#### Data provided ####

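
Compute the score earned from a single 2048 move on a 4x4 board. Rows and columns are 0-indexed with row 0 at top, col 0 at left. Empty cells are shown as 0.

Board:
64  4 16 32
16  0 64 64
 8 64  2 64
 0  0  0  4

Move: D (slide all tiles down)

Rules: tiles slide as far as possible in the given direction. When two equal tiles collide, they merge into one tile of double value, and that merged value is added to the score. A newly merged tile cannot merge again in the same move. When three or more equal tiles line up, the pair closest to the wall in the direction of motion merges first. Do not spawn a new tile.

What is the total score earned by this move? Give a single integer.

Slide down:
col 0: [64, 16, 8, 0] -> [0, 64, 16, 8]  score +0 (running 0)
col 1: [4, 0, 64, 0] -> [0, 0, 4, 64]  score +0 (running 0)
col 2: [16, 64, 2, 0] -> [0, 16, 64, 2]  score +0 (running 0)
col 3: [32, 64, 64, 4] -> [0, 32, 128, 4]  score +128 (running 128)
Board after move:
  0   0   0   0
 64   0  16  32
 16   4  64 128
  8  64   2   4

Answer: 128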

####
#### Data provided ####

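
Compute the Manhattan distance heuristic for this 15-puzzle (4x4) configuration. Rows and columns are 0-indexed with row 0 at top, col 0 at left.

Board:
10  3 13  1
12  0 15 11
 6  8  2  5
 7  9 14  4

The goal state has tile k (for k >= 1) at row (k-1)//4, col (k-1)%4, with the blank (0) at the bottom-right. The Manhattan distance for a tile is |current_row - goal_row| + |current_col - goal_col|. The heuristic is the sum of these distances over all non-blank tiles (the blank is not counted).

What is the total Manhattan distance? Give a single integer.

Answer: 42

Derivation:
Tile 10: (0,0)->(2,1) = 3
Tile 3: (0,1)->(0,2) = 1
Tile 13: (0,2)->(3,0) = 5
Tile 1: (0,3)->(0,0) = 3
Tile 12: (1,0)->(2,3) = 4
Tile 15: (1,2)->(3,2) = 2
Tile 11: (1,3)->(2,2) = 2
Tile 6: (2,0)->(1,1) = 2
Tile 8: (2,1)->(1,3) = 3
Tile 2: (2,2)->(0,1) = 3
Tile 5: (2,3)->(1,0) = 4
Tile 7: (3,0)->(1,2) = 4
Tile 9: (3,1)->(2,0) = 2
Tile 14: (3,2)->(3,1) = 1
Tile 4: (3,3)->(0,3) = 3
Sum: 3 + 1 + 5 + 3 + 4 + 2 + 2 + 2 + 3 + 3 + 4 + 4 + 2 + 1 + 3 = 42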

####

-- Instructions to follow --
Say how many lines of the data above have the string "heuristic" in them, and write nothing besides that number.

-- Solution for this exercise --
2